DATA START

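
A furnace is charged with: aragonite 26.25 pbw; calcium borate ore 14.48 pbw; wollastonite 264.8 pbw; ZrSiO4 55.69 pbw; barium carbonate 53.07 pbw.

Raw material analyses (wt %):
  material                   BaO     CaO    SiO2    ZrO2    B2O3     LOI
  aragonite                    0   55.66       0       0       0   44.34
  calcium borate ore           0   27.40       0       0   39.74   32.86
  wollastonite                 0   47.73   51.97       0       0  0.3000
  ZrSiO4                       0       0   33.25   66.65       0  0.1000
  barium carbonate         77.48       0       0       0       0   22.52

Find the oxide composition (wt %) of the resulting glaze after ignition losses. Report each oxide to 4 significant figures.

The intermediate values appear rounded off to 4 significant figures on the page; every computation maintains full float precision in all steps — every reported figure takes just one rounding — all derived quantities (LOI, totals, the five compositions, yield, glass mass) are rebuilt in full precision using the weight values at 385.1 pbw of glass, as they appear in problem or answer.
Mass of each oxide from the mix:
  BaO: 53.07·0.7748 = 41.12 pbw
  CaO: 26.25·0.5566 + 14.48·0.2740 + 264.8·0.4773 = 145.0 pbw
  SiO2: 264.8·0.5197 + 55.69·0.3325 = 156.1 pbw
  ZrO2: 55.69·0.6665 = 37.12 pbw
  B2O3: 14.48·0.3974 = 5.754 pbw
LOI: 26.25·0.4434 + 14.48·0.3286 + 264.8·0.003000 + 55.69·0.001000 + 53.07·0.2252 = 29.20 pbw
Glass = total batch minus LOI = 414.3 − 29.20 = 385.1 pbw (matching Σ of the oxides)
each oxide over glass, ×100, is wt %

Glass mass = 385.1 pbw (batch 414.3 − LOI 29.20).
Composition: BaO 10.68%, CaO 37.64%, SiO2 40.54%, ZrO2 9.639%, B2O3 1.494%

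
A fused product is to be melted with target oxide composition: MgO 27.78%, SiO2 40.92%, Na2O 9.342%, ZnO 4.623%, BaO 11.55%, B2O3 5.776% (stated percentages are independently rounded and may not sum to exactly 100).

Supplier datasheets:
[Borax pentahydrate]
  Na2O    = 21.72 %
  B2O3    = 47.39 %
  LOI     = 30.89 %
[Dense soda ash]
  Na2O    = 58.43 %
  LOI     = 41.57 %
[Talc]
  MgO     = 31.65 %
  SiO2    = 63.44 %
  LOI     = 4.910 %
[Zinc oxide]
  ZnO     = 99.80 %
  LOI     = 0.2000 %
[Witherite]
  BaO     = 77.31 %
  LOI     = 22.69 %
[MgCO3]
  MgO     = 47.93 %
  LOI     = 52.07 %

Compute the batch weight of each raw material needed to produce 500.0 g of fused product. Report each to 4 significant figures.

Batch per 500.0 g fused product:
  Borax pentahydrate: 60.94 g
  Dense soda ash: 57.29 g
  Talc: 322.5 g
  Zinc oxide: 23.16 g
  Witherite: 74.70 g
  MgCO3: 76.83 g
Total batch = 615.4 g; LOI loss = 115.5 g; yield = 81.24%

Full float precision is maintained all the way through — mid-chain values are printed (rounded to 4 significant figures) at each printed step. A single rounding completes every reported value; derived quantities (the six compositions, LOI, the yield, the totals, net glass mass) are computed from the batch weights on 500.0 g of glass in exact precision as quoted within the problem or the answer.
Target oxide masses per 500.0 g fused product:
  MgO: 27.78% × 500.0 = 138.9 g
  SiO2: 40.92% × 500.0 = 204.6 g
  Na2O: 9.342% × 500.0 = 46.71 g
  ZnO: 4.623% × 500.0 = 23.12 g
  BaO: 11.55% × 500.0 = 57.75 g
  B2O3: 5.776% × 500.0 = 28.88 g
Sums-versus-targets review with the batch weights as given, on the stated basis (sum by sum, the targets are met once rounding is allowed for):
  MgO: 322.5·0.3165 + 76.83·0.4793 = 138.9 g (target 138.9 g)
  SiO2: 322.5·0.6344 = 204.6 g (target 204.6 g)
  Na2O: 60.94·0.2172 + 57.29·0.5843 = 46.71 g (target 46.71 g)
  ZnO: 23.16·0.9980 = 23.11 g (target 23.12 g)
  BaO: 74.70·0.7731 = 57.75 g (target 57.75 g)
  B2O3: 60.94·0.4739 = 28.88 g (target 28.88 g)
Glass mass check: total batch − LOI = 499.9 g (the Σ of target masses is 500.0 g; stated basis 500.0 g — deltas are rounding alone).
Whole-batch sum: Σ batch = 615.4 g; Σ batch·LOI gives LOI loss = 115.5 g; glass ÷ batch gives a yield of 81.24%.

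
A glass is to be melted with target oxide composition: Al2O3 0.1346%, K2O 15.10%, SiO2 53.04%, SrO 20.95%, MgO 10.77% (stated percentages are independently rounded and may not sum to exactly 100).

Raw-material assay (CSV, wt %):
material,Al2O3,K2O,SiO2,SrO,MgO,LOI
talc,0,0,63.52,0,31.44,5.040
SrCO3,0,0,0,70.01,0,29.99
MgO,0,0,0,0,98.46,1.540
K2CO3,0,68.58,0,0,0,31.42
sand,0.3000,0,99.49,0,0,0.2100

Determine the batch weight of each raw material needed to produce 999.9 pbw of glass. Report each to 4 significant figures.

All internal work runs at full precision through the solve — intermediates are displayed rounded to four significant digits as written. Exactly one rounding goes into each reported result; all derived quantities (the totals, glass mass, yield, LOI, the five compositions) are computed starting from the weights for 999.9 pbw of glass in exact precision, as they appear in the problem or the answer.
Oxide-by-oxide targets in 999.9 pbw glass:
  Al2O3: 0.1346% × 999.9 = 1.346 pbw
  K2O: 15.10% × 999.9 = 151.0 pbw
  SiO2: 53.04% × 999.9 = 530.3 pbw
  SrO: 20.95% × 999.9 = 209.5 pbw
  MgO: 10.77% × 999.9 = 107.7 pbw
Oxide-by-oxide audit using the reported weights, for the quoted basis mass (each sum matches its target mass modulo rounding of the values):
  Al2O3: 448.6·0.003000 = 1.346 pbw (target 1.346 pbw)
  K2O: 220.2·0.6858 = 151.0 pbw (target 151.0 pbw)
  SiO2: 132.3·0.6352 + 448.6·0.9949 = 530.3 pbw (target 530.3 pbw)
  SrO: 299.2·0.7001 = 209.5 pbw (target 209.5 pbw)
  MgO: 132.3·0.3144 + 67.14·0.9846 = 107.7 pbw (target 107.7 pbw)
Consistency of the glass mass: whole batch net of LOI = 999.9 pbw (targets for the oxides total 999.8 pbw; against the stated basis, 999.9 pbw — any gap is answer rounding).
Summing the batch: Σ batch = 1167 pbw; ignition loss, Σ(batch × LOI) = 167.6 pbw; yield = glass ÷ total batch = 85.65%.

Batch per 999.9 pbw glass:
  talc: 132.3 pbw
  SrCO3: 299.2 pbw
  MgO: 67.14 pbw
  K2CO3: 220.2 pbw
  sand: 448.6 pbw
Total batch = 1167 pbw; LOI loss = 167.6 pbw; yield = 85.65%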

DATA END

* _TASK REQUIREMENTS_: Only the lines that contain the string "carbonate" are to be copied from the records.

* _RESULT FOR THIS TASK_:
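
A furnace is charged with: aragonite 26.25 pbw; calcium borate ore 14.48 pbw; wollastonite 264.8 pbw; ZrSiO4 55.69 pbw; barium carbonate 53.07 pbw.
  barium carbonate         77.48       0       0       0       0   22.52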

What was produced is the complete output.